Segment Start: Excerpted data

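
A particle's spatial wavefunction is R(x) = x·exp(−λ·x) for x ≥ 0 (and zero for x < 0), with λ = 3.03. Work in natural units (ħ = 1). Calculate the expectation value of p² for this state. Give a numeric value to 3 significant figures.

9.18

p² R = −ħ² d²R/dx²; ⟨p²⟩ = −ħ² ∫ R*·R'' dx / ∫|R|² dx.
Differentiate x·exp(−λ·x) with the product rule; every integrand then reduces to terms xʲ·e^(−2λx) on [0, ∞), with ∫₀^∞ xʲ·e^(−2λx) dx = j!/(2λ)^(j+1).
State is unnormalized: ∫|R|² dx = 0.0089869, and ∫R*·(−ħ² R'') dx = 0.082508, so ⟨p²⟩ = 0.082508 / 0.0089869.
⟨p²⟩ = 9.1809.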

Segment End: Excerpted data

The records above are to be written out again word for word.

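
A particle's spatial wavefunction is R(x) = x·exp(−λ·x) for x ≥ 0 (and zero for x < 0), with λ = 3.03. Work in natural units (ħ = 1). Calculate the expectation value of p² for this state. Give a numeric value to 3 significant figures.

9.18

p² R = −ħ² d²R/dx²; ⟨p²⟩ = −ħ² ∫ R*·R'' dx / ∫|R|² dx.
Differentiate x·exp(−λ·x) with the product rule; every integrand then reduces to terms xʲ·e^(−2λx) on [0, ∞), with ∫₀^∞ xʲ·e^(−2λx) dx = j!/(2λ)^(j+1).
State is unnormalized: ∫|R|² dx = 0.0089869, and ∫R*·(−ħ² R'') dx = 0.082508, so ⟨p²⟩ = 0.082508 / 0.0089869.
⟨p²⟩ = 9.1809.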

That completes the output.